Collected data
Start of Block
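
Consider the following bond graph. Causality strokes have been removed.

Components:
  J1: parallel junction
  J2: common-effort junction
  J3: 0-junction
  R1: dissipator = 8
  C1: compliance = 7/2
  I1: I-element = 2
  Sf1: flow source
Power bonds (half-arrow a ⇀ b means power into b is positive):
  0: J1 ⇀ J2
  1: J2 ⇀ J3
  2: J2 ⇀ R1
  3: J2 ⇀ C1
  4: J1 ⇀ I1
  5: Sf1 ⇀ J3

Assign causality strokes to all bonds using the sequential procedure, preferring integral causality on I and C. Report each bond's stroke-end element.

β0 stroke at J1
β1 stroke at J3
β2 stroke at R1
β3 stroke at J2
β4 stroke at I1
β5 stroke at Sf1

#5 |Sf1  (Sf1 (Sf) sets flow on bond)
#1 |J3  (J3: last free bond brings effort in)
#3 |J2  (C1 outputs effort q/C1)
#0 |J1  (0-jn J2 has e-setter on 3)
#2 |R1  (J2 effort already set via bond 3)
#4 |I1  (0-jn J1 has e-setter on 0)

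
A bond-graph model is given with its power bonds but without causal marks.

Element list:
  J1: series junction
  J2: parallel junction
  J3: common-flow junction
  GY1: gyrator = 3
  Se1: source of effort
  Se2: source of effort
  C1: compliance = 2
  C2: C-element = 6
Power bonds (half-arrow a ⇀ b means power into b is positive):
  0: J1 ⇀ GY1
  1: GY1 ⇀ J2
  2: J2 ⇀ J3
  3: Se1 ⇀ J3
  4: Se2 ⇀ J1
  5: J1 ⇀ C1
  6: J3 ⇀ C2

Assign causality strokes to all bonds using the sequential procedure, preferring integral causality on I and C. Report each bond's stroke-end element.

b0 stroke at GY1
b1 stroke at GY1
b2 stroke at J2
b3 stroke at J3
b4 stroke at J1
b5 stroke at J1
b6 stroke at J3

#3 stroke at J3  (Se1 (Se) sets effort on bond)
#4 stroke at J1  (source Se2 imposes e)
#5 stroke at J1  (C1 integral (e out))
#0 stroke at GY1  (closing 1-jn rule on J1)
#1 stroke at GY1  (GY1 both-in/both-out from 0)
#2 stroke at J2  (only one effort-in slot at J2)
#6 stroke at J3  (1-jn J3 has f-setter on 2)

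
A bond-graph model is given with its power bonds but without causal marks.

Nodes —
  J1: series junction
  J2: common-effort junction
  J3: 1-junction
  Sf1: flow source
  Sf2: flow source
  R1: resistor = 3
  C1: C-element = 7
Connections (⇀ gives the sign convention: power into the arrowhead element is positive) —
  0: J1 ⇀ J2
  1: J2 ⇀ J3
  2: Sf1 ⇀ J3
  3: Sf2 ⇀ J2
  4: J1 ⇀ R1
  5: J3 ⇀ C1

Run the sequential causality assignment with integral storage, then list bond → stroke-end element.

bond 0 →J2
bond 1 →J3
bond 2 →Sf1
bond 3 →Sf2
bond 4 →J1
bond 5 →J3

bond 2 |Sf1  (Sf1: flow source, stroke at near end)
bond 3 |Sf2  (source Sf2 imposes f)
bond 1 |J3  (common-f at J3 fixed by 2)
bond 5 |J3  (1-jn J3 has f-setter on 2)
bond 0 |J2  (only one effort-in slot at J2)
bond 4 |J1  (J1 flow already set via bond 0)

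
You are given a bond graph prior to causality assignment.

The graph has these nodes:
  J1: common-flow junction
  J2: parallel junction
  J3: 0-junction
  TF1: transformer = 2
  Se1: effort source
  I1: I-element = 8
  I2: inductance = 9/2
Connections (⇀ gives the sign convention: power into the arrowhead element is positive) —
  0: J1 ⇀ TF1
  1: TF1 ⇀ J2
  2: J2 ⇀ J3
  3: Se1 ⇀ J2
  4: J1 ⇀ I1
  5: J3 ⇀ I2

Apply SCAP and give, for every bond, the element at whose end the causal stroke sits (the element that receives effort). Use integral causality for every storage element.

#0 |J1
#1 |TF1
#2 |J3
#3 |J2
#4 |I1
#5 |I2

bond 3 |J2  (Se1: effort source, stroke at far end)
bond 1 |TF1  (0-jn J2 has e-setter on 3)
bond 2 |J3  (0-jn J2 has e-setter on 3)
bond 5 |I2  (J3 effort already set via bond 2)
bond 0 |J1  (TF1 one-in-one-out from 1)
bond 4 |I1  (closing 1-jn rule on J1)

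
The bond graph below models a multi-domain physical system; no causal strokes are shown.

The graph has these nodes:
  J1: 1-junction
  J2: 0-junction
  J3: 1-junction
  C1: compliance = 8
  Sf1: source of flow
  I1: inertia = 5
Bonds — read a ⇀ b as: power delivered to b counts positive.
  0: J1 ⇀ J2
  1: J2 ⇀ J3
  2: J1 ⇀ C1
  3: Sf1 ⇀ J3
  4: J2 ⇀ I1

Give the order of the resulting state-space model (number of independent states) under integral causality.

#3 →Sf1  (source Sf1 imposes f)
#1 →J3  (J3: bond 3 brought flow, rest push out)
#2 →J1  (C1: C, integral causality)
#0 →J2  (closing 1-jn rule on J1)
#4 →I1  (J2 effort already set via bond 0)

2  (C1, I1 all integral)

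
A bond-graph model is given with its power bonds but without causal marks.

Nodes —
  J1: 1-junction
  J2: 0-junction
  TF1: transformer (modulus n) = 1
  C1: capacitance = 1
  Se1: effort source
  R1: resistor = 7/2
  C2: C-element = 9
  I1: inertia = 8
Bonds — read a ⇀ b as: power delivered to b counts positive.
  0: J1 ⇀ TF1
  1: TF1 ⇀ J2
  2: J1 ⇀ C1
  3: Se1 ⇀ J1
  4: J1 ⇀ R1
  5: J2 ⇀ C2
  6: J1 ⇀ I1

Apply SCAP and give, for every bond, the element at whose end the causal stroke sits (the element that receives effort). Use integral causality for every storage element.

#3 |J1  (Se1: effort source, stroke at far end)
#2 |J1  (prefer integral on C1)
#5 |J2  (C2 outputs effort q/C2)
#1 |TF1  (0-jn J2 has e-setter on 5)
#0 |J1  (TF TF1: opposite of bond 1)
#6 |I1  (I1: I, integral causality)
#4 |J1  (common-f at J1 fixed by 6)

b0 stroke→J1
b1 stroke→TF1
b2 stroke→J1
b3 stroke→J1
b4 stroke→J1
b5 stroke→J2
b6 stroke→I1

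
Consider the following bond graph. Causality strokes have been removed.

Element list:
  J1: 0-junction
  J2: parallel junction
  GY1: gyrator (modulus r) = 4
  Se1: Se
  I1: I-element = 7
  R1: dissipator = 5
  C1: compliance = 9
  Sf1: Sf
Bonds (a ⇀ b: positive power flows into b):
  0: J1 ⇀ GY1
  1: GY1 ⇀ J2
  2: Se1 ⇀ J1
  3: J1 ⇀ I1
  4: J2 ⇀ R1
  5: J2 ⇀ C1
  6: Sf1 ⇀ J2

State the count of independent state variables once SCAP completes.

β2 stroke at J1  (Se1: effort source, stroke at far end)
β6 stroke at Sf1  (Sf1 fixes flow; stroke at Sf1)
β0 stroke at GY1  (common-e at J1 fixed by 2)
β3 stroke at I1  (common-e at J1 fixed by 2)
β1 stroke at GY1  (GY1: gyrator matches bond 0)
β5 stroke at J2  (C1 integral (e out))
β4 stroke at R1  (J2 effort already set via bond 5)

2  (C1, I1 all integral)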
End of Block
= Work instruction =
Reproduce every record word for word.

= Result for this exercise =
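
Consider the following bond graph. Causality strokes have been removed.

Components:
  J1: parallel junction
  J2: common-effort junction
  J3: 0-junction
  R1: dissipator = 8
  C1: compliance = 7/2
  I1: I-element = 2
  Sf1: flow source
Power bonds (half-arrow a ⇀ b means power into b is positive):
  0: J1 ⇀ J2
  1: J2 ⇀ J3
  2: J2 ⇀ R1
  3: J2 ⇀ C1
  4: J1 ⇀ I1
  5: Sf1 ⇀ J3

Assign causality strokes to all bonds using the sequential procedure, preferring integral causality on I and C. Report each bond's stroke-end element.

β0 stroke at J1
β1 stroke at J3
β2 stroke at R1
β3 stroke at J2
β4 stroke at I1
β5 stroke at Sf1

#5 |Sf1  (Sf1 (Sf) sets flow on bond)
#1 |J3  (J3: last free bond brings effort in)
#3 |J2  (C1 outputs effort q/C1)
#0 |J1  (0-jn J2 has e-setter on 3)
#2 |R1  (J2 effort already set via bond 3)
#4 |I1  (0-jn J1 has e-setter on 0)

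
A bond-graph model is given with its power bonds but without causal marks.

Element list:
  J1: series junction
  J2: parallel junction
  J3: common-flow junction
  GY1: gyrator = 3
  Se1: source of effort
  Se2: source of effort
  C1: compliance = 2
  C2: C-element = 6
Power bonds (half-arrow a ⇀ b means power into b is positive):
  0: J1 ⇀ GY1
  1: GY1 ⇀ J2
  2: J2 ⇀ J3
  3: Se1 ⇀ J3
  4: Se2 ⇀ J1
  5: J1 ⇀ C1
  6: J3 ⇀ C2

Assign causality strokes to all bonds using the sequential procedure, preferring integral causality on I and C. Report each bond's stroke-end element.

b0 stroke at GY1
b1 stroke at GY1
b2 stroke at J2
b3 stroke at J3
b4 stroke at J1
b5 stroke at J1
b6 stroke at J3

#3 stroke at J3  (Se1 (Se) sets effort on bond)
#4 stroke at J1  (source Se2 imposes e)
#5 stroke at J1  (C1 integral (e out))
#0 stroke at GY1  (closing 1-jn rule on J1)
#1 stroke at GY1  (GY1 both-in/both-out from 0)
#2 stroke at J2  (only one effort-in slot at J2)
#6 stroke at J3  (1-jn J3 has f-setter on 2)

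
A bond-graph model is given with its power bonds but without causal marks.

Nodes —
  J1: series junction
  J2: common-effort junction
  J3: 1-junction
  Sf1: flow source
  Sf2: flow source
  R1: resistor = 3
  C1: C-element = 7
Connections (⇀ gives the sign convention: power into the arrowhead element is positive) —
  0: J1 ⇀ J2
  1: J2 ⇀ J3
  2: Sf1 ⇀ J3
  3: Sf2 ⇀ J2
  4: J1 ⇀ R1
  5: J3 ⇀ C1

Run the sequential causality assignment with integral storage, then list bond → stroke-end element.

bond 0 →J2
bond 1 →J3
bond 2 →Sf1
bond 3 →Sf2
bond 4 →J1
bond 5 →J3

bond 2 |Sf1  (Sf1: flow source, stroke at near end)
bond 3 |Sf2  (source Sf2 imposes f)
bond 1 |J3  (common-f at J3 fixed by 2)
bond 5 |J3  (1-jn J3 has f-setter on 2)
bond 0 |J2  (only one effort-in slot at J2)
bond 4 |J1  (J1 flow already set via bond 0)

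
You are given a bond graph prior to causality assignment.

The graph has these nodes:
  J1: common-flow junction
  J2: parallel junction
  J3: 0-junction
  TF1: transformer = 2
  Se1: effort source
  I1: I-element = 8
  I2: inductance = 9/2
Connections (⇀ gives the sign convention: power into the arrowhead element is positive) —
  0: J1 ⇀ TF1
  1: TF1 ⇀ J2
  2: J2 ⇀ J3
  3: Se1 ⇀ J2
  4: J1 ⇀ I1
  5: J3 ⇀ I2

Apply SCAP and give, for every bond, the element at whose end the causal stroke sits (the element that receives effort). Use integral causality for every storage element.

#0 |J1
#1 |TF1
#2 |J3
#3 |J2
#4 |I1
#5 |I2

bond 3 |J2  (Se1: effort source, stroke at far end)
bond 1 |TF1  (0-jn J2 has e-setter on 3)
bond 2 |J3  (0-jn J2 has e-setter on 3)
bond 5 |I2  (J3 effort already set via bond 2)
bond 0 |J1  (TF1 one-in-one-out from 1)
bond 4 |I1  (closing 1-jn rule on J1)

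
The bond graph below models a multi-domain physical system; no causal strokes are shown.

The graph has these nodes:
  J1: 1-junction
  J2: 0-junction
  J3: 1-junction
  C1: compliance = 8
  Sf1: source of flow
  I1: inertia = 5
Bonds — read a ⇀ b as: power delivered to b counts positive.
  0: J1 ⇀ J2
  1: J2 ⇀ J3
  2: J1 ⇀ C1
  3: Sf1 ⇀ J3
  4: J2 ⇀ I1

Give the order of the resulting state-space model (number of independent states) under integral causality.

#3 →Sf1  (source Sf1 imposes f)
#1 →J3  (J3: bond 3 brought flow, rest push out)
#2 →J1  (C1: C, integral causality)
#0 →J2  (closing 1-jn rule on J1)
#4 →I1  (J2 effort already set via bond 0)

2  (C1, I1 all integral)

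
A bond-graph model is given with its power bonds but without causal marks.

Nodes —
  J1: 1-junction
  J2: 0-junction
  TF1: transformer (modulus n) = 1
  C1: capacitance = 1
  Se1: effort source
  R1: resistor = 7/2
  C2: C-element = 9
  I1: inertia = 8
Bonds — read a ⇀ b as: power delivered to b counts positive.
  0: J1 ⇀ TF1
  1: TF1 ⇀ J2
  2: J1 ⇀ C1
  3: Se1 ⇀ J1
  4: J1 ⇀ R1
  5: J2 ⇀ C2
  6: J1 ⇀ I1

Apply SCAP and give, for every bond, the element at whose end the causal stroke sits (the element that receives effort). Use integral causality for every storage element.

#3 |J1  (Se1: effort source, stroke at far end)
#2 |J1  (prefer integral on C1)
#5 |J2  (C2 outputs effort q/C2)
#1 |TF1  (0-jn J2 has e-setter on 5)
#0 |J1  (TF TF1: opposite of bond 1)
#6 |I1  (I1: I, integral causality)
#4 |J1  (common-f at J1 fixed by 6)

b0 stroke→J1
b1 stroke→TF1
b2 stroke→J1
b3 stroke→J1
b4 stroke→J1
b5 stroke→J2
b6 stroke→I1

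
Consider the following bond graph. Causality strokes have been removed.

Element list:
  J1: 0-junction
  J2: parallel junction
  GY1: gyrator (modulus r) = 4
  Se1: Se
  I1: I-element = 7
  R1: dissipator = 5
  C1: compliance = 9
  Sf1: Sf
Bonds (a ⇀ b: positive power flows into b):
  0: J1 ⇀ GY1
  1: GY1 ⇀ J2
  2: Se1 ⇀ J1
  3: J1 ⇀ I1
  4: J2 ⇀ R1
  5: J2 ⇀ C1
  6: Sf1 ⇀ J2

State the count of independent state variables once SCAP completes.

β2 stroke at J1  (Se1: effort source, stroke at far end)
β6 stroke at Sf1  (Sf1 fixes flow; stroke at Sf1)
β0 stroke at GY1  (common-e at J1 fixed by 2)
β3 stroke at I1  (common-e at J1 fixed by 2)
β1 stroke at GY1  (GY1: gyrator matches bond 0)
β5 stroke at J2  (C1 integral (e out))
β4 stroke at R1  (J2 effort already set via bond 5)

2  (C1, I1 all integral)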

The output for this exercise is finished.